[[ Data to process, beginning ]]
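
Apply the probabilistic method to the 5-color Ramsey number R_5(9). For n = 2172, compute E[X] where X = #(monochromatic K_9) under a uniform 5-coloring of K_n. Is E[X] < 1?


E[X] = C(2172, 9) · 5^{1 − 36} = 2915866900084148060642020 · 5^{−35} = 2915866900084148060642020/2910383045673370361328125.
As a reduced fraction: E[X] = 583173380016829612128404/582076609134674072265625 ≈ 1.001884.
Is E[X] < 1? NO.
Since E[X] ≥ 1, the first-moment bound is inconclusive at n = 2172; it does NOT by itself certify R_5(9) > 2172.

E[X] = 583173380016829612128404/582076609134674072265625 ≈ 1.001884; E[X] ≥ 1; first-moment method inconclusive here.


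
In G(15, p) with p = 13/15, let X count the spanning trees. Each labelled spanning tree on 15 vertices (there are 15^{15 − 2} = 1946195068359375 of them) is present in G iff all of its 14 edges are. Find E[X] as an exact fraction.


K_15 has 15^{15 − 2} = 1946195068359375 labelled spanning trees.
For each such spanning tree H, let X_H = 1 if all 14 edges of H are present in G. Then P[X_H = 1] = p^{14} = (13/15)^{14} = 3937376385699289/29192926025390625.
By linearity of expectation: E[X] = Σ_H E[X_H] = 1946195068359375 · p^{14} = 1946195068359375 · 3937376385699289/29192926025390625 = 3937376385699289/15.
Numerically: E[X] ≈ 2.625e+14.

E[X] = 1946195068359375 · (13/15)^{14} = 3937376385699289/15 ≈ 2.625e+14.


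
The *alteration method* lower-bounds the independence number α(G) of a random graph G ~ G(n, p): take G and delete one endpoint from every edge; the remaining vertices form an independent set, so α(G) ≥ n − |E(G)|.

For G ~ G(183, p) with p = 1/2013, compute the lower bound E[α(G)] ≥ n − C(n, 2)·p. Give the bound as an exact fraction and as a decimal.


E[|E(G)|] = C(183, 2)·p = 16653 · (1/2013) = 91/11.
E[α(G)] ≥ n − E[|E(G)|] = 183 − 91/11 = 1922/11.
Numerically: ≈ 174.727273.
(This is only a lower bound; the true E[α(G)] may be larger.)

E[α(G)] ≥ 1922/11 ≈ 174.727273.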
[[ Data to process, end ]]
[Exercise instructions]
Copy task. Give back the whole listing exactly as written.

[Answer to this exercise]
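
Apply the probabilistic method to the 5-color Ramsey number R_5(9). For n = 2172, compute E[X] where X = #(monochromatic K_9) under a uniform 5-coloring of K_n. Is E[X] < 1?


E[X] = C(2172, 9) · 5^{1 − 36} = 2915866900084148060642020 · 5^{−35} = 2915866900084148060642020/2910383045673370361328125.
As a reduced fraction: E[X] = 583173380016829612128404/582076609134674072265625 ≈ 1.001884.
Is E[X] < 1? NO.
Since E[X] ≥ 1, the first-moment bound is inconclusive at n = 2172; it does NOT by itself certify R_5(9) > 2172.

E[X] = 583173380016829612128404/582076609134674072265625 ≈ 1.001884; E[X] ≥ 1; first-moment method inconclusive here.


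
In G(15, p) with p = 13/15, let X count the spanning trees. Each labelled spanning tree on 15 vertices (there are 15^{15 − 2} = 1946195068359375 of them) is present in G iff all of its 14 edges are. Find E[X] as an exact fraction.


K_15 has 15^{15 − 2} = 1946195068359375 labelled spanning trees.
For each such spanning tree H, let X_H = 1 if all 14 edges of H are present in G. Then P[X_H = 1] = p^{14} = (13/15)^{14} = 3937376385699289/29192926025390625.
By linearity of expectation: E[X] = Σ_H E[X_H] = 1946195068359375 · p^{14} = 1946195068359375 · 3937376385699289/29192926025390625 = 3937376385699289/15.
Numerically: E[X] ≈ 2.625e+14.

E[X] = 1946195068359375 · (13/15)^{14} = 3937376385699289/15 ≈ 2.625e+14.


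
The *alteration method* lower-bounds the independence number α(G) of a random graph G ~ G(n, p): take G and delete one endpoint from every edge; the remaining vertices form an independent set, so α(G) ≥ n − |E(G)|.

For G ~ G(183, p) with p = 1/2013, compute the lower bound E[α(G)] ≥ n − C(n, 2)·p. Give the bound as an exact fraction and as a decimal.


E[|E(G)|] = C(183, 2)·p = 16653 · (1/2013) = 91/11.
E[α(G)] ≥ n − E[|E(G)|] = 183 − 91/11 = 1922/11.
Numerically: ≈ 174.727273.
(This is only a lower bound; the true E[α(G)] may be larger.)

E[α(G)] ≥ 1922/11 ≈ 174.727273.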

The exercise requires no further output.